Would you copy the line that includes "A mobile robot is at (1.0, 1.6)" and every line that follows it, down to the last line of the listing below, exactly as they stand?
════════════════
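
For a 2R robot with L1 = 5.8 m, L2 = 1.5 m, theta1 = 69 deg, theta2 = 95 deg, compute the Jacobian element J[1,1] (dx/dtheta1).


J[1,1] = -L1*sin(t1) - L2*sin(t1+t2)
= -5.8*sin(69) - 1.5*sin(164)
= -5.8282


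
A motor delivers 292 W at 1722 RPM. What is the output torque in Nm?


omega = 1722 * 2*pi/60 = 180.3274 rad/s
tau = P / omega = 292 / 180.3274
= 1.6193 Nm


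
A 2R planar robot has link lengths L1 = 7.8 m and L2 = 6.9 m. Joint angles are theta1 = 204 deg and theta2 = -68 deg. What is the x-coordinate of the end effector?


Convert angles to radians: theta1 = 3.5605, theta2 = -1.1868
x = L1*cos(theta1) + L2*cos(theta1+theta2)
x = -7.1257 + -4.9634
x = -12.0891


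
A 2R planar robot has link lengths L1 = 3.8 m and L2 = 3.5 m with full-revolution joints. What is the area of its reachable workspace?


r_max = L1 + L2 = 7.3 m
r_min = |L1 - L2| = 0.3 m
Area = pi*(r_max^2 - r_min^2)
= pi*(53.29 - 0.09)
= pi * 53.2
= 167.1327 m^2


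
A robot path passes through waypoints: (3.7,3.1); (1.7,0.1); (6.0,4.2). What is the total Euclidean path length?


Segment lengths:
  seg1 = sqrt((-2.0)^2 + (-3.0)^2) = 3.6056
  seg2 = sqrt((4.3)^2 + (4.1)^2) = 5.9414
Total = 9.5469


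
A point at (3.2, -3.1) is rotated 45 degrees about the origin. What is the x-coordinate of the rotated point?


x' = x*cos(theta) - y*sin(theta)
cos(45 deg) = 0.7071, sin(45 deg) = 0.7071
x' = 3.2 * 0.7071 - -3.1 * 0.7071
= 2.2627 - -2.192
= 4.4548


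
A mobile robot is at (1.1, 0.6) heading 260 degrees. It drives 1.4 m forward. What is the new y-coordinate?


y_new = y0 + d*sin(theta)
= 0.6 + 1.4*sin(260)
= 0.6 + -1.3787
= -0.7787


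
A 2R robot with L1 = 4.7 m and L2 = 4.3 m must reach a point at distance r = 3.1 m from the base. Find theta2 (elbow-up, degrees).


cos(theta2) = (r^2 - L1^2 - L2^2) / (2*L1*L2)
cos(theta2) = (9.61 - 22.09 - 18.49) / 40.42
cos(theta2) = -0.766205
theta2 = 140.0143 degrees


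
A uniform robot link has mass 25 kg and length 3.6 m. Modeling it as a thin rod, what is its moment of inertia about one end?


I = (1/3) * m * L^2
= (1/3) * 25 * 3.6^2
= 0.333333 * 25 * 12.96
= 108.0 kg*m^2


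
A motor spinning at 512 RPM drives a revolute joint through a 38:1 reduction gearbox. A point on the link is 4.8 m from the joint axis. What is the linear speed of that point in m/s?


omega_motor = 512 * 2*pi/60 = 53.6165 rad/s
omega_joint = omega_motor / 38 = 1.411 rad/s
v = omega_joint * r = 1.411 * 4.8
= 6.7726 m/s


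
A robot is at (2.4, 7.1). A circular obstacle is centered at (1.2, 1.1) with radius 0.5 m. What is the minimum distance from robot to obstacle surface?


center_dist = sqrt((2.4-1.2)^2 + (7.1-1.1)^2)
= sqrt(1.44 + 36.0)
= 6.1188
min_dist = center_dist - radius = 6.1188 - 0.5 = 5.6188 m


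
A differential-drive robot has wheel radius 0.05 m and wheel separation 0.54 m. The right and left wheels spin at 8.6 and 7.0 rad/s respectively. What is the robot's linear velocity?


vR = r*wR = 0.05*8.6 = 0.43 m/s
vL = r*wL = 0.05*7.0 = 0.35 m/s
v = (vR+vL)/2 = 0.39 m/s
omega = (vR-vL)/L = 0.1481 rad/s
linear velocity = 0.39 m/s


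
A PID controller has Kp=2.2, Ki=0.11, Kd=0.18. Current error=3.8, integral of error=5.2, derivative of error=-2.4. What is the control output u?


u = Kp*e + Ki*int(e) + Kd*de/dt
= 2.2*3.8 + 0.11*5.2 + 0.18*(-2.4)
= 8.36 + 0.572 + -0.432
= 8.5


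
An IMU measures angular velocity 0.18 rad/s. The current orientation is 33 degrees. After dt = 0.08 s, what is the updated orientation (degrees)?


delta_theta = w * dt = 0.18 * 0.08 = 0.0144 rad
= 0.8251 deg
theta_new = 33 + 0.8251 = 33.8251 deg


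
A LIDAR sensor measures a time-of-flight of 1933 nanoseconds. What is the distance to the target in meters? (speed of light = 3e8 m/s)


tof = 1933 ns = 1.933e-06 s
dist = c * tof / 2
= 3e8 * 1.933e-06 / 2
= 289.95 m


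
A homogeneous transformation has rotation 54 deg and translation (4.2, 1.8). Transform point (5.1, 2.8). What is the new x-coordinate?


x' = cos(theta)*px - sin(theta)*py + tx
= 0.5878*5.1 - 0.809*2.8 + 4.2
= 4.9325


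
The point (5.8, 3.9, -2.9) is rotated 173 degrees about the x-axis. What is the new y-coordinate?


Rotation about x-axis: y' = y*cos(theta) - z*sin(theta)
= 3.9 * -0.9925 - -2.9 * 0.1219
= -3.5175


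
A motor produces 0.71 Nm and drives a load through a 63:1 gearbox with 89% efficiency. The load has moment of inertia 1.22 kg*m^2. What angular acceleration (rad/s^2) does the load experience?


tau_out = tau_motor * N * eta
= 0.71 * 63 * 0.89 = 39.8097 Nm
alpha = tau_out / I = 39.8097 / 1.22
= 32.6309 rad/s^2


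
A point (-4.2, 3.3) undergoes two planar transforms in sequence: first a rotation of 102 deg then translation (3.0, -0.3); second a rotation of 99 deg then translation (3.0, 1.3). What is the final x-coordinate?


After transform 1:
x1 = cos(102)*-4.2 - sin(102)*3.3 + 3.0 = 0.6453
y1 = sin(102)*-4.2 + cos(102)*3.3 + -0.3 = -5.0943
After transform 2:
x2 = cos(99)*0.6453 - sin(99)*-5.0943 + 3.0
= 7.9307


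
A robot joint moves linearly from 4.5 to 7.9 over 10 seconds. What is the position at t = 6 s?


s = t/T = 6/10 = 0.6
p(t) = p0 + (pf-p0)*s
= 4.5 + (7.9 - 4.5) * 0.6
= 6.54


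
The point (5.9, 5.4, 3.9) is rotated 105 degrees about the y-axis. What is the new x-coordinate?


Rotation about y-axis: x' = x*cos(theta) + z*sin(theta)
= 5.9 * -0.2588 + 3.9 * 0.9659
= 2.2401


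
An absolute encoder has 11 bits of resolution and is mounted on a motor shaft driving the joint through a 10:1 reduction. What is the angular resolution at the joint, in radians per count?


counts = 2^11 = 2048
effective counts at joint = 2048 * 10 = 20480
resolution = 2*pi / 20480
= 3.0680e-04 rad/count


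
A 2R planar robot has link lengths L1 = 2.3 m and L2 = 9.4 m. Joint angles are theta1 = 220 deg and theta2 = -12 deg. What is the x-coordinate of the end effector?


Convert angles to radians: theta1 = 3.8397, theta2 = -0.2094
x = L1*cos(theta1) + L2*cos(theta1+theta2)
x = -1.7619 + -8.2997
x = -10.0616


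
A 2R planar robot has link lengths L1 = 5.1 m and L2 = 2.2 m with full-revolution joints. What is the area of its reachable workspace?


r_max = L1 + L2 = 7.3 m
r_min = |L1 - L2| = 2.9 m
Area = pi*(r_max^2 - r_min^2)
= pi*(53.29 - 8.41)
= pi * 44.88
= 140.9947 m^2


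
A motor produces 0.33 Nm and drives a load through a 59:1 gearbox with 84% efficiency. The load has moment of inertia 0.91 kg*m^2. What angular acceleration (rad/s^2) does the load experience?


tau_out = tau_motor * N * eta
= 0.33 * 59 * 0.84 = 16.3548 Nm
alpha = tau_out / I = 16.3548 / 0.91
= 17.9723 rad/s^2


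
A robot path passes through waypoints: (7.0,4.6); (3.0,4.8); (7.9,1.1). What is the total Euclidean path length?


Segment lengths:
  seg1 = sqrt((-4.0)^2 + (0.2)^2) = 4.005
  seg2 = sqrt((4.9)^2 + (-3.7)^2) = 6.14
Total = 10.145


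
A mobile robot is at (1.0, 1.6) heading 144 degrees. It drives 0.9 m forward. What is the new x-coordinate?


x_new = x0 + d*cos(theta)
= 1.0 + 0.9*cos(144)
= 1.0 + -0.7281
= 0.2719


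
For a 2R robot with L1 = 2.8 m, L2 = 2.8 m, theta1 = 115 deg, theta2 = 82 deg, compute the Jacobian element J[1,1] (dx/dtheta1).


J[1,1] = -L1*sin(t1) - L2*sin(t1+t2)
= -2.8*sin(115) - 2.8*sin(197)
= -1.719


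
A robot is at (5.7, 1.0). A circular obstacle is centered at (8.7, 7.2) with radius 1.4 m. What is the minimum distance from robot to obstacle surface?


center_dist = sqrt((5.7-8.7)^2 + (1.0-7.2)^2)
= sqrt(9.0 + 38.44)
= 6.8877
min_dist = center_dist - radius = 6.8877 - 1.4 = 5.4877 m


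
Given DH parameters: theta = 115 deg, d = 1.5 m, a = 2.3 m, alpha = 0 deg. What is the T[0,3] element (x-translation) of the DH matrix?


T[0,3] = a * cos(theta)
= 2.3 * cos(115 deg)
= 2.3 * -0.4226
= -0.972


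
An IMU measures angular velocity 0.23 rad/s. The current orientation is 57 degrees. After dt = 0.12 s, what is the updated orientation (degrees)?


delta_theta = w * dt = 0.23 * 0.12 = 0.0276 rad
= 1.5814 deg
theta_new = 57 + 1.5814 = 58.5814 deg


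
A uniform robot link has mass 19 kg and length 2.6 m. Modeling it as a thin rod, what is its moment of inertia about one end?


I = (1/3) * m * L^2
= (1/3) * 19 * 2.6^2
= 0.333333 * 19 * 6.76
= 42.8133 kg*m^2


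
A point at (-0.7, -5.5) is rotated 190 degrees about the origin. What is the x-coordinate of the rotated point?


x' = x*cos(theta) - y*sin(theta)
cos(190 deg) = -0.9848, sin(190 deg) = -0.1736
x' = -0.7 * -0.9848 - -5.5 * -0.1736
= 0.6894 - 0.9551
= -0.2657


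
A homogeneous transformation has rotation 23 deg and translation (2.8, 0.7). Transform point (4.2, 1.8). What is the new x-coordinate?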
════════════════
§ **WRITTEN ANSWER**
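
A mobile robot is at (1.0, 1.6) heading 144 degrees. It drives 0.9 m forward. What is the new x-coordinate?


x_new = x0 + d*cos(theta)
= 1.0 + 0.9*cos(144)
= 1.0 + -0.7281
= 0.2719


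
For a 2R robot with L1 = 2.8 m, L2 = 2.8 m, theta1 = 115 deg, theta2 = 82 deg, compute the Jacobian element J[1,1] (dx/dtheta1).


J[1,1] = -L1*sin(t1) - L2*sin(t1+t2)
= -2.8*sin(115) - 2.8*sin(197)
= -1.719


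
A robot is at (5.7, 1.0). A circular obstacle is centered at (8.7, 7.2) with radius 1.4 m. What is the minimum distance from robot to obstacle surface?


center_dist = sqrt((5.7-8.7)^2 + (1.0-7.2)^2)
= sqrt(9.0 + 38.44)
= 6.8877
min_dist = center_dist - radius = 6.8877 - 1.4 = 5.4877 m


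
Given DH parameters: theta = 115 deg, d = 1.5 m, a = 2.3 m, alpha = 0 deg. What is the T[0,3] element (x-translation) of the DH matrix?


T[0,3] = a * cos(theta)
= 2.3 * cos(115 deg)
= 2.3 * -0.4226
= -0.972


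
An IMU measures angular velocity 0.23 rad/s. The current orientation is 57 degrees. After dt = 0.12 s, what is the updated orientation (degrees)?


delta_theta = w * dt = 0.23 * 0.12 = 0.0276 rad
= 1.5814 deg
theta_new = 57 + 1.5814 = 58.5814 deg


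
A uniform robot link has mass 19 kg and length 2.6 m. Modeling it as a thin rod, what is its moment of inertia about one end?


I = (1/3) * m * L^2
= (1/3) * 19 * 2.6^2
= 0.333333 * 19 * 6.76
= 42.8133 kg*m^2


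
A point at (-0.7, -5.5) is rotated 190 degrees about the origin. What is the x-coordinate of the rotated point?


x' = x*cos(theta) - y*sin(theta)
cos(190 deg) = -0.9848, sin(190 deg) = -0.1736
x' = -0.7 * -0.9848 - -5.5 * -0.1736
= 0.6894 - 0.9551
= -0.2657


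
A homogeneous transformation has rotation 23 deg and translation (2.8, 0.7). Transform point (4.2, 1.8). What is the new x-coordinate?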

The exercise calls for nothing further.